• [WORK TO COMPLETE] Retype exactly, and only, the lines from the one that contains "If |**L**| = 6.834×10⁻³⁴" through the final line of the entries.

***** EXTRACTED MATERIAL *****

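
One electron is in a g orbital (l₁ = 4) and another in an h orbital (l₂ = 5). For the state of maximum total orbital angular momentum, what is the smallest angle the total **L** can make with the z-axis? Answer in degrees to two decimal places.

θ_min ≈ 18.43°

L runs from |4 − 5| = 1 to 4 + 5 = 9.
L ∈ {1, 2, 3, 4, 5, 6, 7, 8, 9}.
The maximum is L = 9, with |L_tot| = ℏ√(9·10) = 3√10 ℏ.
The minimum angle with z is arccos(9/√90) ≈ 18.43°.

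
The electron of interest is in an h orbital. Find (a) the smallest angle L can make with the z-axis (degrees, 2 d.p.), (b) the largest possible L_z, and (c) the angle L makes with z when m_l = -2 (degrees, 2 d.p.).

An h state has l = 5.
cos θ_min = 5/√30, so θ_min ≈ 24.09°.
L_z,max = lℏ = 5ℏ.
For m_l = -2: cos θ = -2/√30, θ ≈ 111.42°.

θ_min ≈ 24.09°; L_z,max = 5ℏ; θ(m_l=-2) ≈ 111.42°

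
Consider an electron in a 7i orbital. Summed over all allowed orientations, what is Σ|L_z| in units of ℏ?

Σ|L_z| = 42 ℏ

The 7i subshell has l = 6.
m_l runs from −6 to 6, i.e. {-6, -5, -4, -3, -2, -1, 0, 1, 2, 3, 4, 5, 6}.
Σ|m_l| = 2(1+2+…+6) = 42.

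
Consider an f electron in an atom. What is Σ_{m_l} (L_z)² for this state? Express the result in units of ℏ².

An f state has l = 3.
m_l runs from −3 to 3, i.e. {-3, -2, -1, 0, 1, 2, 3}.
Σ m_l² = 2·(1 + 4 + 9) = 28.

Σ(L_z)² = 28 ℏ²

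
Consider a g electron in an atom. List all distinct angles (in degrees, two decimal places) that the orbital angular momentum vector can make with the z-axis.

The letter g corresponds to l = 4.
|L| = ℏ√(l(l+1)) = 2√5 ℏ.
cos θ = m_l/√20 for each m_l ∈ {-4, -3, -2, -1, 0, 1, 2, 3, 4}.

θ ∈ {26.57°, 47.87°, 63.43°, 77.08°, 90.00°, 102.92°, 116.57°, 132.13°, 153.43°}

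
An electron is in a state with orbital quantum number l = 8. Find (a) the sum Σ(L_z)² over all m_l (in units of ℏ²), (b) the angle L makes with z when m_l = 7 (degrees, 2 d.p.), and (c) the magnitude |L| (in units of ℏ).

Σ m_l² = 408, so Σ(L_z)² = 408 ℏ².
For m_l = 7: cos θ = 7/√72, θ ≈ 34.42°.
|L| = ℏ√(8·9) = 6√2 ℏ ≈ 8.485ℏ.

Σ(L_z)² = 408 ℏ²; θ(m_l=7) ≈ 34.42°; |L| = 6√2 ℏ ≈ 8.485ℏ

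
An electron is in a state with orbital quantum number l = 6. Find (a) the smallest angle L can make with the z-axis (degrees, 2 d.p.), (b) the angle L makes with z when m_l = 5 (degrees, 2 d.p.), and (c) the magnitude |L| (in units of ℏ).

cos θ_min = 6/√42, so θ_min ≈ 22.21°.
For m_l = 5: cos θ = 5/√42, θ ≈ 39.51°.
|L| = ℏ√(6·7) = √42 ℏ ≈ 6.481ℏ.

θ_min ≈ 22.21°; θ(m_l=5) ≈ 39.51°; |L| = √42 ℏ ≈ 6.481ℏ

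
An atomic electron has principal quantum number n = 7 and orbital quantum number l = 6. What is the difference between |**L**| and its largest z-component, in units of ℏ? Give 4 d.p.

|L| − L_z,max ≈ 0.4807ℏ

|L| = √42 ℏ ≈ 6.4807ℏ, while L_z,max = lℏ = 6ℏ.
The difference is (√42 − 6)ℏ ≈ 0.4807ℏ.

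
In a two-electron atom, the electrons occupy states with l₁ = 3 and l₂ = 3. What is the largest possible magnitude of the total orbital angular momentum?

Angular momentum addition gives L = |l₁ − l₂|, …, l₁ + l₂.
Allowed values: L = 0, 1, 2, 3, 4, 5, 6.
The largest magnitude corresponds to L = 6: |L_tot| = ℏ√(6·7) = √42 ℏ.

|L_tot|_max = √42 ℏ ≈ 6.481ℏ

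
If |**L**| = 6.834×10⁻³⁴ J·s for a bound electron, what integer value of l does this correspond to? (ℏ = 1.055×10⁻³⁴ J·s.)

l = 6

Dividing by ℏ: |L|/ℏ ≈ 6.478.
Set l(l+1) = 41.96; the integer solution is l = 6.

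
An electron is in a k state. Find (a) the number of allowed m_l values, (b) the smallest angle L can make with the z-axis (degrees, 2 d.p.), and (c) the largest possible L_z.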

*****

• [EXERCISE RESULT]
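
If |**L**| = 6.834×10⁻³⁴ J·s for a bound electron, what integer value of l does this correspond to? (ℏ = 1.055×10⁻³⁴ J·s.)

l = 6

Dividing by ℏ: |L|/ℏ ≈ 6.478.
Set l(l+1) = 41.96; the integer solution is l = 6.

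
An electron is in a k state. Find (a) the number of allowed m_l values, (b) the smallest angle L can make with the z-axis (degrees, 2 d.p.), and (c) the largest possible L_z.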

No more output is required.